## [WORK INSTRUCTIONS]
Each line below that contains "this" counts once; report the total and nothing more.

---------- RECORDS TO PROCESS

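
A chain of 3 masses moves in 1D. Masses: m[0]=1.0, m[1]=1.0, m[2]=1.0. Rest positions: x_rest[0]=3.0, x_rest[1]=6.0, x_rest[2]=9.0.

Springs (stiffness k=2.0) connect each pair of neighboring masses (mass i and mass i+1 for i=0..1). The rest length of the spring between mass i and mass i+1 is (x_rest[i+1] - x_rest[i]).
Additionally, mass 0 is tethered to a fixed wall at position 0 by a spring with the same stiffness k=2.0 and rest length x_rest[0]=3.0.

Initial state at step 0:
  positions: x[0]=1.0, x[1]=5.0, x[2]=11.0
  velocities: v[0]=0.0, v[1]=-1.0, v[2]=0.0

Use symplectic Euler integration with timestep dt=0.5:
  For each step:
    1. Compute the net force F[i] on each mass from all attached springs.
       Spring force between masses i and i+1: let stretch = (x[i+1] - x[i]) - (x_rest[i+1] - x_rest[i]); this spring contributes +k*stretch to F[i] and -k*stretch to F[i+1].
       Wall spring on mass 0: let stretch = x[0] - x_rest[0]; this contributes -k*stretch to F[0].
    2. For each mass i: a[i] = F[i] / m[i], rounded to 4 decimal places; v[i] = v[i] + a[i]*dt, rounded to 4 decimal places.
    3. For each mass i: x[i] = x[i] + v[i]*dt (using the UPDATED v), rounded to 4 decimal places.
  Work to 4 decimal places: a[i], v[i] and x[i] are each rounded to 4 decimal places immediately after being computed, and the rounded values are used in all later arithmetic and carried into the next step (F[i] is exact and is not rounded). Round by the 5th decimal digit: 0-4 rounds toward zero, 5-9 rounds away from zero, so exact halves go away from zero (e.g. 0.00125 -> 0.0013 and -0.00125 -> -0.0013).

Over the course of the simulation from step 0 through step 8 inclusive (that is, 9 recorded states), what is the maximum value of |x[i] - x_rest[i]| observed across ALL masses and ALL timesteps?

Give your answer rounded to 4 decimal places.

Step 0: x=[1.0000 5.0000 11.0000] v=[0.0000 -1.0000 0.0000]
Step 1: x=[2.5000 5.5000 9.5000] v=[3.0000 1.0000 -3.0000]
Step 2: x=[4.2500 6.5000 7.5000] v=[3.5000 2.0000 -4.0000]
Step 3: x=[5.0000 6.8750 6.5000] v=[1.5000 0.7500 -2.0000]
Step 4: x=[4.1875 6.1250 7.1875] v=[-1.6250 -1.5000 1.3750]
Step 5: x=[2.2500 4.9375 8.8438] v=[-3.8750 -2.3750 3.3125]
Step 6: x=[0.5313 4.3594 10.0469] v=[-3.4375 -1.1562 2.4062]
Step 7: x=[0.4610 4.7110 9.9063] v=[-0.1407 0.7032 -0.2813]
Step 8: x=[2.2852 5.5353 8.6680] v=[3.6483 1.6485 -2.4766]
Max displacement = 2.5390

Answer: 2.5390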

--------------------

## [RESPONSE BELOW]
2